About this exercise: Leave out every line before the one that contains "As a warm-up in categorical reasoning: Consider". Please restate that line and the rest of the data word for word, through the end.

Dataset:
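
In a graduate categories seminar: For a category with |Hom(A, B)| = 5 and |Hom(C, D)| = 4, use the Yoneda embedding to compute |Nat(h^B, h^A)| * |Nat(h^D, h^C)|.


By the Yoneda lemma, Nat(h^B, h^A) is isomorphic to Hom(A, B),
so |Nat(h^B, h^A)| = |Hom(A, B)| and |Nat(h^D, h^C)| = |Hom(C, D)|.
|Hom(A, B)| = 5, |Hom(C, D)| = 4.
|Nat(h^B, h^A) x Nat(h^D, h^C)| = 5 * 4 = 20

20


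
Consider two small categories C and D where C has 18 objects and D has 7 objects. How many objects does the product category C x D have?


The product category C x D has objects that are pairs (c, d).
Number of pairs = |Ob(C)| * |Ob(D)| = 18 * 7 = 126

126


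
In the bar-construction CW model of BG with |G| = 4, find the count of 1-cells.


In the bar-construction CW model of BG, the n-cells are indexed by
n-tuples [g_1|...|g_n] of non-identity elements of G (degenerate
simplices with some g_i = e do not contribute cells), so there are
(|G| - 1)^n n-cells.
For dim = 1 with |G| = 4:
cells = (4 - 1)^1 = 3^1 = 3

3


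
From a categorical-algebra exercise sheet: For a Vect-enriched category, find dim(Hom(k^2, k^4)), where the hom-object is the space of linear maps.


In Vect-enriched categories, Hom(k^n, k^m) is the space of m x n matrices.
dim(Hom(k^2, k^4)) = 4 * 2 = 8

8


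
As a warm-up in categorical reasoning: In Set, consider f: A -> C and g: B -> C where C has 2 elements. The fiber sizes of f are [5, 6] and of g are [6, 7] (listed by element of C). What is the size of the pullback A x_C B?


The pullback A x_C B consists of pairs (a, b) with f(a) = g(b).
For each element c in C, the fiber product has |f^-1(c)| * |g^-1(c)| elements.
Summing over C: 5 * 6 + 6 * 7
= 30 + 42 = 72

72


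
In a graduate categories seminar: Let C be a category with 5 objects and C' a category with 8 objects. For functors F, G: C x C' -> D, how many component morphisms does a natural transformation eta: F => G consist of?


A natural transformation eta: F => G assigns one component morphism per
object of the domain category.
The domain is the product category C x C', so
|Ob(C x C')| = |Ob(C)| * |Ob(C')| = 5 * 8 = 40.
Therefore eta has 40 component morphisms.

40


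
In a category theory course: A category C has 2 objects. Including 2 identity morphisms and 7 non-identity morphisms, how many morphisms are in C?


Each object has an identity morphism, giving 2 identities.
Adding the 7 non-identity morphisms:
Total = 2 + 7 = 9

9


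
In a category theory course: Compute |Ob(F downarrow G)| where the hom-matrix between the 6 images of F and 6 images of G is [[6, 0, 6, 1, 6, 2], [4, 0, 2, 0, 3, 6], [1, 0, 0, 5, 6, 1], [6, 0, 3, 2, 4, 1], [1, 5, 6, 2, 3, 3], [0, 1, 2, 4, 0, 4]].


Objects of (F downarrow G) are triples (a, b, h: F(a)->G(b)).
The count equals the sum of all entries in the hom-matrix.
sum(row 0) = 21
sum(row 1) = 15
sum(row 2) = 13
sum(row 3) = 16
sum(row 4) = 20
sum(row 5) = 11
Grand total = 96

96


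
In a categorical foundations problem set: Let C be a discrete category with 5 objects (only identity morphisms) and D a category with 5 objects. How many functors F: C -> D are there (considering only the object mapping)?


A functor from a discrete category C to D is determined by
where each object maps. Each of the 5 objects of C can map
to any of the 5 objects of D independently.
Number of functors = 5^5 = 3125

3125


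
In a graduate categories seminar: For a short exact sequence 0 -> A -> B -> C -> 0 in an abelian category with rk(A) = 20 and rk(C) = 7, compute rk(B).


For a short exact sequence 0 -> A -> B -> C -> 0,
rank is additive: rank(B) = rank(A) + rank(C).
rank(B) = 20 + 7 = 27

27


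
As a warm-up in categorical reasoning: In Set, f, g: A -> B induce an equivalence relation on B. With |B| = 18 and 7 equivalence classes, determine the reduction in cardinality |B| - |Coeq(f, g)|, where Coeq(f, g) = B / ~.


The coequalizer Coeq(f, g) = B / ~ has one element per equivalence class.
|B| = 18, |Coeq(f, g)| = 7.
|B| - |Coeq(f, g)| = 18 - 7 = 11.

11


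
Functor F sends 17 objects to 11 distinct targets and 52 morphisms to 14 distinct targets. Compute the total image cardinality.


The image of F consists of distinct objects and distinct morphisms.
|Im(F)| on objects = 11
|Im(F)| on morphisms = 14
Total image cardinality = 11 + 14 = 25

25


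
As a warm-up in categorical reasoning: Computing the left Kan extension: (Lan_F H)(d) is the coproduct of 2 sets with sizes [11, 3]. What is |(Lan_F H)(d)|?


Pointwise, the left Kan extension (Lan_F H)(d) is the colimit, indexed
by the comma category (F downarrow d), of H composed with the
projection (F downarrow d) -> C. Here that colimit is given
as a coproduct (disjoint union) of sets, so its cardinality is the
sum of the sizes of the summands.
Coproduct of sets with sizes: 11 + 3
= 14

14


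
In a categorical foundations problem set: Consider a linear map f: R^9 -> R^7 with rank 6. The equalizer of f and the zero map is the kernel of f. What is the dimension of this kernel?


The equalizer of f and the zero map is ker(f).
By the rank-nullity theorem: dim(ker(f)) = dim(domain) - rank(f).
dim(ker(f)) = 9 - 6 = 3

3


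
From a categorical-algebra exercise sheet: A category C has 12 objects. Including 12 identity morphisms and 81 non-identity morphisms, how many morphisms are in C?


Each object has an identity morphism, giving 12 identities.
Adding the 81 non-identity morphisms:
Total = 12 + 81 = 93

93


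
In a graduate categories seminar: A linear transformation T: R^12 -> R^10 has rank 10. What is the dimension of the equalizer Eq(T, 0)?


The equalizer of f and the zero map is ker(f).
By the rank-nullity theorem: dim(ker(f)) = dim(domain) - rank(f).
dim(ker(f)) = 12 - 10 = 2

2


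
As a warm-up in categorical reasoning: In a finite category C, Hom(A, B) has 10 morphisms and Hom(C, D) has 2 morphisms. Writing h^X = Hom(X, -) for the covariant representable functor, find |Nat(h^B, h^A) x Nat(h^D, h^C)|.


By the Yoneda lemma, Nat(h^B, h^A) is isomorphic to Hom(A, B),
so |Nat(h^B, h^A)| = |Hom(A, B)| and |Nat(h^D, h^C)| = |Hom(C, D)|.
|Hom(A, B)| = 10, |Hom(C, D)| = 2.
|Nat(h^B, h^A) x Nat(h^D, h^C)| = 10 * 2 = 20

20


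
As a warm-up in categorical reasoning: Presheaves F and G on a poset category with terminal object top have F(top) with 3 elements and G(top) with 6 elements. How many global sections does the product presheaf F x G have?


Global sections of a presheaf on a poset with terminal top satisfy
Gamma(H) ~ H(top). Presheaves admit pointwise products, so
(F x G)(top) = F(top) x G(top) (Cartesian product).
|Gamma(F x G)| = |F(top)| * |G(top)| = 3 * 6 = 18.

18


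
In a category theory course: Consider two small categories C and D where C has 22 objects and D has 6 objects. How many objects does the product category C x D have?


The product category C x D has objects that are pairs (c, d).
Number of pairs = |Ob(C)| * |Ob(D)| = 22 * 6 = 132

132


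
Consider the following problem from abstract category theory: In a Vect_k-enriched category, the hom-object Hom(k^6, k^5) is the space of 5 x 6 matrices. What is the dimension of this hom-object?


In Vect-enriched categories, Hom(k^n, k^m) is the space of m x n matrices.
dim(Hom(k^6, k^5)) = 5 * 6 = 30

30


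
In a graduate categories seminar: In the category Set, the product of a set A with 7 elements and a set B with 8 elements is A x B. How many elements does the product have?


In Set, the product A x B is the Cartesian product.
By the universal property, |A x B| = |A| * |B|.
|A x B| = 7 * 8 = 56

56


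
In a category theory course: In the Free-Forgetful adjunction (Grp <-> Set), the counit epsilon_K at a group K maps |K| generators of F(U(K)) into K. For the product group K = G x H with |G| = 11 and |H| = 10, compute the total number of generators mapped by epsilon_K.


The counit epsilon_K: F(U(K)) -> K of the Free-Forgetful adjunction
maps |K| generators of F(U(K)) into K. For K = G x H (the product group),
|G x H| = |G| * |H|.
Total generators mapped = 11 * 10 = 110.

110


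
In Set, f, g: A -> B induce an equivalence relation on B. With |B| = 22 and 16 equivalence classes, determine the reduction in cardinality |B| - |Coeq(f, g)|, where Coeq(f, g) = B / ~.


The coequalizer Coeq(f, g) = B / ~ has one element per equivalence class.
|B| = 22, |Coeq(f, g)| = 16.
|B| - |Coeq(f, g)| = 22 - 16 = 6.

6


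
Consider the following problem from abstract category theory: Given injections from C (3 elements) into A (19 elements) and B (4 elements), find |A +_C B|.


The pushout A +_C B identifies the images of C in A and B.
|A +_C B| = |A| + |B| - |C| (for injections).
= 19 + 4 - 3 = 20

20


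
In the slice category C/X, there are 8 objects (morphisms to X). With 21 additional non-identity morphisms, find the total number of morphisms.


In the slice category C/X, objects are morphisms to X.
Identity morphisms: 8 (one per object of C/X).
Non-identity morphisms: 21.
Total = 8 + 21 = 29

29


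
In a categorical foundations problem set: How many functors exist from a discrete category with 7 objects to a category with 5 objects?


A functor from a discrete category C to D is determined by
where each object maps. Each of the 7 objects of C can map
to any of the 5 objects of D independently.
Number of functors = 5^7 = 78125

78125


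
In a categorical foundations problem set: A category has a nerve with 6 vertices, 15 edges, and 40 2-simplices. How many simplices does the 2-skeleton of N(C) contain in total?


The 2-skeleton of the nerve N(C) consists of simplices in dimensions 0, 1, 2:
  |N(C)_0| = 6 (objects)
  |N(C)_1| = 15 (morphisms)
  |N(C)_2| = 40 (composable pairs)
Total = 6 + 15 + 40 = 61

61


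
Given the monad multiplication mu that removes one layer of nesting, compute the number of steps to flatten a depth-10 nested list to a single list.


Each application of mu: T^2 -> T removes one layer of nesting.
Starting at depth 10 (i.e., T^10(X)), we need to reach T(X).
Number of mu applications = 10 - 1 = 9

9


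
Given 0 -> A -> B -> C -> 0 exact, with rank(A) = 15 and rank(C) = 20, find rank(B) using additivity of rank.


For a short exact sequence 0 -> A -> B -> C -> 0,
rank is additive: rank(B) = rank(A) + rank(C).
rank(B) = 15 + 20 = 35

35


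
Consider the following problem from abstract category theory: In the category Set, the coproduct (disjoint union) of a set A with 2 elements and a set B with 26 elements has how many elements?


In Set, the coproduct A + B is the disjoint union.
|A + B| = |A| + |B| = 2 + 26 = 28

28


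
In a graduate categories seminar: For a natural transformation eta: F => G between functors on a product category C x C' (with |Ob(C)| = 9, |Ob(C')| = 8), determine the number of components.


A natural transformation eta: F => G assigns one component morphism per
object of the domain category.
The domain is the product category C x C', so
|Ob(C x C')| = |Ob(C)| * |Ob(C')| = 9 * 8 = 72.
Therefore eta has 72 component morphisms.

72


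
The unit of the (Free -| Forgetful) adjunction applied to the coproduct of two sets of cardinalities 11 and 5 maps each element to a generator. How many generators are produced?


The unit eta_X: X -> U(F(X)) of the Free-Forgetful adjunction
maps each element of X to a generator of F(X). For X = S + T (disjoint
union in Set), |S + T| = |S| + |T|.
Total mappings = 11 + 5 = 16.

16


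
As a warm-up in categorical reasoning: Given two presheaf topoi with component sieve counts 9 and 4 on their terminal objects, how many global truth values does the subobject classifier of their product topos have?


In a product of presheaf topoi E_1 x E_2, the subobject classifier
is Omega = Omega_1 x Omega_2 (componentwise), so
|Omega(top)| = |Omega_1(top_1)| * |Omega_2(top_2)|.
= 9 * 4 = 36.

36


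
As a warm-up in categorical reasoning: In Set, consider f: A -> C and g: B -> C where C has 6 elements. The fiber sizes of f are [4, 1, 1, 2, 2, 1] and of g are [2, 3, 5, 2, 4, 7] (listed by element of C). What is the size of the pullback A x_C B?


The pullback A x_C B consists of pairs (a, b) with f(a) = g(b).
For each element c in C, the fiber product has |f^-1(c)| * |g^-1(c)| elements.
Summing over C: 4 * 2 + 1 * 3 + 1 * 5 + 2 * 2 + 2 * 4 + 1 * 7
= 8 + 3 + 5 + 4 + 8 + 7 = 35

35


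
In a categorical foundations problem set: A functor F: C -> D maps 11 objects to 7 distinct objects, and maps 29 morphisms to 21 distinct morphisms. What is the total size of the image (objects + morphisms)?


The image of F consists of distinct objects and distinct morphisms.
|Im(F)| on objects = 7
|Im(F)| on morphisms = 21
Total image cardinality = 7 + 21 = 28

28


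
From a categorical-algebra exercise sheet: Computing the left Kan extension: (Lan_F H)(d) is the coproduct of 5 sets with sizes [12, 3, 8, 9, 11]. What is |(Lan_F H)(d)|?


Pointwise, the left Kan extension (Lan_F H)(d) is the colimit, indexed
by the comma category (F downarrow d), of H composed with the
projection (F downarrow d) -> C. Here that colimit is given
as a coproduct (disjoint union) of sets, so its cardinality is the
sum of the sizes of the summands.
Coproduct of sets with sizes: 12 + 3 + 8 + 9 + 11
= 43

43


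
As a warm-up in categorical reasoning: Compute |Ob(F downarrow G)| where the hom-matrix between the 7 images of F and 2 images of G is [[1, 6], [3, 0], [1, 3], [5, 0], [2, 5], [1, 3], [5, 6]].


Objects of (F downarrow G) are triples (a, b, h: F(a)->G(b)).
The count equals the sum of all entries in the hom-matrix.
sum(row 0) = 7
sum(row 1) = 3
sum(row 2) = 4
sum(row 3) = 5
sum(row 4) = 7
sum(row 5) = 4
sum(row 6) = 11
Grand total = 41

41


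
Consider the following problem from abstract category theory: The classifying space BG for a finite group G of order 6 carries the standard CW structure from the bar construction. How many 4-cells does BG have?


In the bar-construction CW model of BG, the n-cells are indexed by
n-tuples [g_1|...|g_n] of non-identity elements of G (degenerate
simplices with some g_i = e do not contribute cells), so there are
(|G| - 1)^n n-cells.
For dim = 4 with |G| = 6:
cells = (6 - 1)^4 = 5^4 = 625

625


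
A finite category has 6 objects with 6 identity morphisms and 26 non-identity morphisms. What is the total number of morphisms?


Each object has an identity morphism, giving 6 identities.
Adding the 26 non-identity morphisms:
Total = 6 + 26 = 32

32


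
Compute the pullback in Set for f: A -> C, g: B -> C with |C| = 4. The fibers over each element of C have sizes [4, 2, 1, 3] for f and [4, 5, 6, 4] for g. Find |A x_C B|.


The pullback A x_C B consists of pairs (a, b) with f(a) = g(b).
For each element c in C, the fiber product has |f^-1(c)| * |g^-1(c)| elements.
Summing over C: 4 * 4 + 2 * 5 + 1 * 6 + 3 * 4
= 16 + 10 + 6 + 12 = 44

44


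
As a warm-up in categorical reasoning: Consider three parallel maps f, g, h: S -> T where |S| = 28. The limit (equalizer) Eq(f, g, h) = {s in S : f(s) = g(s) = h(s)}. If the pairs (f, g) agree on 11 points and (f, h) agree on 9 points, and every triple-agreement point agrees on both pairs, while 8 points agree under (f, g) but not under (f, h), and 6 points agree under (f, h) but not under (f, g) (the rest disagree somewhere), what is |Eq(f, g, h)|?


Eq(f, g, h) is the triple-agreement set: points in S where all three
maps take the same value. Using inclusion-exclusion on the pairwise data:
Pair (f, g) agrees on 11 points; pair (f, h) on 9 points.
Points agreeing under (f, g) but not (f, h) = 8; under (f, h) but not (f, g) = 6.
Triple-agreement = agreement-in-(f, g) minus points that agree under (f, g) but not (f, h):
|Eq(f, g, h)| = 11 - 8 = 3
(cross-check via (f, h): 9 - 6 = 3.)

3


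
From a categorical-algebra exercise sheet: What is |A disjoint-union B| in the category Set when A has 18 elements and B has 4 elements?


In Set, the coproduct A + B is the disjoint union.
|A + B| = |A| + |B| = 18 + 4 = 22

22


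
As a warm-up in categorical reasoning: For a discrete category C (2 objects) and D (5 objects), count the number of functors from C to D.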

Exercise result:
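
As a warm-up in categorical reasoning: Consider three parallel maps f, g, h: S -> T where |S| = 28. The limit (equalizer) Eq(f, g, h) = {s in S : f(s) = g(s) = h(s)}. If the pairs (f, g) agree on 11 points and (f, h) agree on 9 points, and every triple-agreement point agrees on both pairs, while 8 points agree under (f, g) but not under (f, h), and 6 points agree under (f, h) but not under (f, g) (the rest disagree somewhere), what is |Eq(f, g, h)|?


Eq(f, g, h) is the triple-agreement set: points in S where all three
maps take the same value. Using inclusion-exclusion on the pairwise data:
Pair (f, g) agrees on 11 points; pair (f, h) on 9 points.
Points agreeing under (f, g) but not (f, h) = 8; under (f, h) but not (f, g) = 6.
Triple-agreement = agreement-in-(f, g) minus points that agree under (f, g) but not (f, h):
|Eq(f, g, h)| = 11 - 8 = 3
(cross-check via (f, h): 9 - 6 = 3.)

3


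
From a categorical-algebra exercise sheet: What is |A disjoint-union B| in the category Set when A has 18 elements and B has 4 elements?


In Set, the coproduct A + B is the disjoint union.
|A + B| = |A| + |B| = 18 + 4 = 22

22


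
As a warm-up in categorical reasoning: For a discrete category C (2 objects) and D (5 objects), count the number of functors from C to D.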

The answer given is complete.